→ Dataset content:
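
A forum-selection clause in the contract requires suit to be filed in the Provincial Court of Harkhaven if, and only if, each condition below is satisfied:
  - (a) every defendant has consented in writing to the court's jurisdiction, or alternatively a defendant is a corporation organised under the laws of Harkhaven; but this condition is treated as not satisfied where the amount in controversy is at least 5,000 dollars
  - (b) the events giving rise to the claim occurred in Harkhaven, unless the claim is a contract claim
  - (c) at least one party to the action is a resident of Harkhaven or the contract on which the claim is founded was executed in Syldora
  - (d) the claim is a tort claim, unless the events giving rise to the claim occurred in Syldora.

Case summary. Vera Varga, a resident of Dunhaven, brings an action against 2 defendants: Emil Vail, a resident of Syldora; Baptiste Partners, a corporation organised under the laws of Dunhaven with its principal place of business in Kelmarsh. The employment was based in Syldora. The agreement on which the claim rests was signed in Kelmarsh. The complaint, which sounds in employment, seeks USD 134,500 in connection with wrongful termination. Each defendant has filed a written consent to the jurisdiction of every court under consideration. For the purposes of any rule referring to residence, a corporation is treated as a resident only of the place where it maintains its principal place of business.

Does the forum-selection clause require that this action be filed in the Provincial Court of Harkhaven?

No

The Provincial Court of Harkhaven:
  (a) Every defendant has filed written consent, so this disjunct is met. However, the amount in controversy is 134,500 dollars, which meets the 5,000 dollars floor, which falls within the stated exception and so defeats the condition. Not satisfied.
  (b) The operative events occurred in Syldora, not Harkhaven. And the claim is an employment claim, not a contract claim, so the proviso does not save it. Fails.
  (c) No party resides in Harkhaven; the contract was executed in Kelmarsh, not Syldora — none of the alternatives is met. Not met.
  (d) The claim is an employment claim, not a tort claim. However, the operative events occurred in Syldora, so the 'unless' proviso supplies this condition. Condition met.
  → Forum clause is not triggered.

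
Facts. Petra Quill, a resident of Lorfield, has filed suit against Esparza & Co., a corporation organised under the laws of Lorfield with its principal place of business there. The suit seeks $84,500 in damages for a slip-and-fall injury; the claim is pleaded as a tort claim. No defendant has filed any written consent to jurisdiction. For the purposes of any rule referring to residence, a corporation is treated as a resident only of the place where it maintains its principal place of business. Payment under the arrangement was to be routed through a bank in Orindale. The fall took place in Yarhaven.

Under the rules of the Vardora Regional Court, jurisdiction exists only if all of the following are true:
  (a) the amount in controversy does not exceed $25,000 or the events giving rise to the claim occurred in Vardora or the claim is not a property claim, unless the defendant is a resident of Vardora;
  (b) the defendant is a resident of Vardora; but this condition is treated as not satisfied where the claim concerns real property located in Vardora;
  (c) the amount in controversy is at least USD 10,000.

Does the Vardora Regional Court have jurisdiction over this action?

No

The Vardora Regional Court:
  (a) The claim is a tort claim, not a property claim, so one alternative holds. Condition met.
  (b) The defendant resides in Lorfield, not Vardora. Not met.
  (c) The amount in controversy is 84,500 dollars, which meets the 10,000 dollars floor. Condition met.
  → At least one condition fails; no jurisdiction.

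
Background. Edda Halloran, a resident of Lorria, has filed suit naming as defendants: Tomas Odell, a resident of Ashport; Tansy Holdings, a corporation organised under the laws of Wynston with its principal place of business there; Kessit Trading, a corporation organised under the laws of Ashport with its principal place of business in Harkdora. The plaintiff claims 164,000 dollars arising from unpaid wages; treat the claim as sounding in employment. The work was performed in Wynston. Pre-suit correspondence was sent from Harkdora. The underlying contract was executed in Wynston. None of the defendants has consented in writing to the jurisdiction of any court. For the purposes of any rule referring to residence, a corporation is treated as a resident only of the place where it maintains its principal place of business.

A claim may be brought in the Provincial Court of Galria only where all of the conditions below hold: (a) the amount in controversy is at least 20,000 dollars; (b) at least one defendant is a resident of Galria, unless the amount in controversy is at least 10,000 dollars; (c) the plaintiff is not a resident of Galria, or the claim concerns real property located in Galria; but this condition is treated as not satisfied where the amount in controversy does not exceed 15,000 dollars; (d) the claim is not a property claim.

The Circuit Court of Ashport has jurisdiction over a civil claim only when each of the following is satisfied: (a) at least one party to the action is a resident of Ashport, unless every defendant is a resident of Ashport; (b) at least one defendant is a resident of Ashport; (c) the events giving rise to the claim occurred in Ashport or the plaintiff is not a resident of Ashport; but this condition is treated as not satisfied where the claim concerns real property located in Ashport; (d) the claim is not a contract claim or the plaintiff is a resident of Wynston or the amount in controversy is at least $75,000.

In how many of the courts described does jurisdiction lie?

2

The Provincial Court of Galria:
  (a) The amount in controversy is USD 164,000, which meets the USD 20,000 floor. Satisfied.
  (b) No defendant resides in Galria (they reside in Ashport, Wynston, Harkdora). The proviso rescues it, though: the amount in controversy is 164,000 dollars, which meets the $10,000 floor. Condition met.
  (c) The plaintiff resides in Lorria, which is not Galria, which satisfies one of the alternatives. The carve-out does not apply: the amount in controversy is $164,000, above the $15,000 ceiling. Condition met.
  (d) The claim is an employment claim, not a property claim. Satisfied.
  → The court has jurisdiction.
The Circuit Court of Ashport:
  (a) Tomas Odell resides in Ashport. Met.
  (b) Tomas Odell resides in Ashport. Condition met.
  (c) The plaintiff resides in Lorria, which is not Ashport, which satisfies one of the alternatives. The exception is not triggered, since the claim does not concern real property. Condition met.
  (d) The claim is an employment claim, not a contract claim, so this disjunct is met. Satisfied.
  → All conditions met; jurisdiction exists.
Courts with jurisdiction: the Provincial Court of Galria, the Circuit Court of Ashport — 2 in total.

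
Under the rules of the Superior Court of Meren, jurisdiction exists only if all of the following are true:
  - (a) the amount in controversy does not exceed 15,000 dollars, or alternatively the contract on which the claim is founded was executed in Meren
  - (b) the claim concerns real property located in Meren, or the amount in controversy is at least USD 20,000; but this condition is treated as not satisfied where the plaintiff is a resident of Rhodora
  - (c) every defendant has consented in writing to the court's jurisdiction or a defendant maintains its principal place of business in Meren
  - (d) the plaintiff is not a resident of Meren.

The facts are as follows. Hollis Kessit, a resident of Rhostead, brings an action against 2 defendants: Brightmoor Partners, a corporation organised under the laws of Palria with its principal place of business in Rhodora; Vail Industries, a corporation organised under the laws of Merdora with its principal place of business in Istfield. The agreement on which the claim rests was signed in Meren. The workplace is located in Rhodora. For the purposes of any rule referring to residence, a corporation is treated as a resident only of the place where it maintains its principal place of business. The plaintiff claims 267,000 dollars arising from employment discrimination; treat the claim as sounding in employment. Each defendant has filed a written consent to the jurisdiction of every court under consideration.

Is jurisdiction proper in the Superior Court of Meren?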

→ Exercise requirements: Quote every line of the records above, from the first down to the one holding "Case summary. Vera", exactly as written.

→ Completed task:
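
A forum-selection clause in the contract requires suit to be filed in the Provincial Court of Harkhaven if, and only if, each condition below is satisfied:
  - (a) every defendant has consented in writing to the court's jurisdiction, or alternatively a defendant is a corporation organised under the laws of Harkhaven; but this condition is treated as not satisfied where the amount in controversy is at least 5,000 dollars
  - (b) the events giving rise to the claim occurred in Harkhaven, unless the claim is a contract claim
  - (c) at least one party to the action is a resident of Harkhaven or the contract on which the claim is founded was executed in Syldora
  - (d) the claim is a tort claim, unless the events giving rise to the claim occurred in Syldora.

Case summary. Vera Varga, a resident of Dunhaven, brings an action against 2 defendants: Emil Vail, a resident of Syldora; Baptiste Partners, a corporation organised under the laws of Dunhaven with its principal place of business in Kelmarsh. The employment was based in Syldora. The agreement on which the claim rests was signed in Kelmarsh. The complaint, which sounds in employment, seeks USD 134,500 in connection with wrongful termination. Each defendant has filed a written consent to the jurisdiction of every court under consideration. For the purposes of any rule referring to residence, a corporation is treated as a resident only of the place where it maintains its principal place of business.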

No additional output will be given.